In your reply, reproduce every line of the data without any alteration.

RAW DATA -
- Opening Delimiter -
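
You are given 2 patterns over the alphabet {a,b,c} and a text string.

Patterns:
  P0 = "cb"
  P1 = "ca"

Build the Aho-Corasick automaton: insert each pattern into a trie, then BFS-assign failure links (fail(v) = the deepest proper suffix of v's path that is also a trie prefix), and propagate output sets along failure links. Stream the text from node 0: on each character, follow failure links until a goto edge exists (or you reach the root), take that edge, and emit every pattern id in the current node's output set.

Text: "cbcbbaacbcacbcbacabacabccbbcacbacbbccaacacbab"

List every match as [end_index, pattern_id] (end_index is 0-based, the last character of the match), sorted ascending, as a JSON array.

Build:
Trie nodes:
  0='ε' goto c→1
  1='c' goto a→3 b→2
  2='cb' goto ·  [P0 ends]
  3='ca' goto ·  [P1 ends]

BFS fail/out derivation:
  fail(1) 'c': from fail(0)=0 chase 'c': 0 ⇒ 0;  out=∅∪out(0)=∅
  fail(2) 'cb': from fail(1)=0 chase 'b': 0 ⇒ 0;  out={0}∪out(0)={0}
  fail(3) 'ca': from fail(1)=0 chase 'a': 0 ⇒ 0;  out={1}∪out(0)={1}

Scan:
i=0 'c': node 0→1
i=1 'b': node 1→2  → match P0@[0:1]
i=2 'c': node 2→1 (fail-walked)
i=3 'b': node 1→2  → match P0@[2:3]
i=4 'b': node 2→0 (fail-walked)
i=5 'a': node 0→0
i=6 'a': node 0→0
i=7 'c': node 0→1
i=8 'b': node 1→2  → match P0@[7:8]
i=9 'c': node 2→1 (fail-walked)
i=10 'a': node 1→3  → match P1@[9:10]
i=11 'c': node 3→1 (fail-walked)
i=12 'b': node 1→2  → match P0@[11:12]
i=13 'c': node 2→1 (fail-walked)
i=14 'b': node 1→2  → match P0@[13:14]
i=15 'a': node 2→0 (fail-walked)
i=16 'c': node 0→1
i=17 'a': node 1→3  → match P1@[16:17]
i=18 'b': node 3→0 (fail-walked)
i=19 'a': node 0→0
i=20 'c': node 0→1
i=21 'a': node 1→3  → match P1@[20:21]
i=22 'b': node 3→0 (fail-walked)
i=23 'c': node 0→1
i=24 'c': node 1→1 (fail-walked)
i=25 'b': node 1→2  → match P0@[24:25]
i=26 'b': node 2→0 (fail-walked)
i=27 'c': node 0→1
i=28 'a': node 1→3  → match P1@[27:28]
i=29 'c': node 3→1 (fail-walked)
i=30 'b': node 1→2  → match P0@[29:30]
i=31 'a': node 2→0 (fail-walked)
i=32 'c': node 0→1
i=33 'b': node 1→2  → match P0@[32:33]
i=34 'b': node 2→0 (fail-walked)
i=35 'c': node 0→1
i=36 'c': node 1→1 (fail-walked)
i=37 'a': node 1→3  → match P1@[36:37]
i=38 'a': node 3→0 (fail-walked)
i=39 'c': node 0→1
i=40 'a': node 1→3  → match P1@[39:40]
i=41 'c': node 3→1 (fail-walked)
i=42 'b': node 1→2  → match P0@[41:42]
i=43 'a': node 2→0 (fail-walked)
i=44 'b': node 0→0

Matches: [[1,0],[3,0],[8,0],[10,1],[12,0],[14,0],[17,1],[21,1],[25,0],[28,1],[30,0],[33,0],[37,1],[40,1],[42,0]]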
- Closing Delimiter -
WRITTEN SOLUTION -
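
You are given 2 patterns over the alphabet {a,b,c} and a text string.

Patterns:
  P0 = "cb"
  P1 = "ca"

Build the Aho-Corasick automaton: insert each pattern into a trie, then BFS-assign failure links (fail(v) = the deepest proper suffix of v's path that is also a trie prefix), and propagate output sets along failure links. Stream the text from node 0: on each character, follow failure links until a goto edge exists (or you reach the root), take that edge, and emit every pattern id in the current node's output set.

Text: "cbcbbaacbcacbcbacabacabccbbcacbacbbccaacacbab"

List every match as [end_index, pattern_id] (end_index is 0-based, the last character of the match), sorted ascending, as a JSON array.

Build:
Trie nodes:
  0='ε' goto c→1
  1='c' goto a→3 b→2
  2='cb' goto ·  [P0 ends]
  3='ca' goto ·  [P1 ends]

BFS fail/out derivation:
  fail(1) 'c': from fail(0)=0 chase 'c': 0 ⇒ 0;  out=∅∪out(0)=∅
  fail(2) 'cb': from fail(1)=0 chase 'b': 0 ⇒ 0;  out={0}∪out(0)={0}
  fail(3) 'ca': from fail(1)=0 chase 'a': 0 ⇒ 0;  out={1}∪out(0)={1}

Scan:
i=0 'c': node 0→1
i=1 'b': node 1→2  → match P0@[0:1]
i=2 'c': node 2→1 (fail-walked)
i=3 'b': node 1→2  → match P0@[2:3]
i=4 'b': node 2→0 (fail-walked)
i=5 'a': node 0→0
i=6 'a': node 0→0
i=7 'c': node 0→1
i=8 'b': node 1→2  → match P0@[7:8]
i=9 'c': node 2→1 (fail-walked)
i=10 'a': node 1→3  → match P1@[9:10]
i=11 'c': node 3→1 (fail-walked)
i=12 'b': node 1→2  → match P0@[11:12]
i=13 'c': node 2→1 (fail-walked)
i=14 'b': node 1→2  → match P0@[13:14]
i=15 'a': node 2→0 (fail-walked)
i=16 'c': node 0→1
i=17 'a': node 1→3  → match P1@[16:17]
i=18 'b': node 3→0 (fail-walked)
i=19 'a': node 0→0
i=20 'c': node 0→1
i=21 'a': node 1→3  → match P1@[20:21]
i=22 'b': node 3→0 (fail-walked)
i=23 'c': node 0→1
i=24 'c': node 1→1 (fail-walked)
i=25 'b': node 1→2  → match P0@[24:25]
i=26 'b': node 2→0 (fail-walked)
i=27 'c': node 0→1
i=28 'a': node 1→3  → match P1@[27:28]
i=29 'c': node 3→1 (fail-walked)
i=30 'b': node 1→2  → match P0@[29:30]
i=31 'a': node 2→0 (fail-walked)
i=32 'c': node 0→1
i=33 'b': node 1→2  → match P0@[32:33]
i=34 'b': node 2→0 (fail-walked)
i=35 'c': node 0→1
i=36 'c': node 1→1 (fail-walked)
i=37 'a': node 1→3  → match P1@[36:37]
i=38 'a': node 3→0 (fail-walked)
i=39 'c': node 0→1
i=40 'a': node 1→3  → match P1@[39:40]
i=41 'c': node 3→1 (fail-walked)
i=42 'b': node 1→2  → match P0@[41:42]
i=43 'a': node 2→0 (fail-walked)
i=44 'b': node 0→0

Matches: [[1,0],[3,0],[8,0],[10,1],[12,0],[14,0],[17,1],[21,1],[25,0],[28,1],[30,0],[33,0],[37,1],[40,1],[42,0]]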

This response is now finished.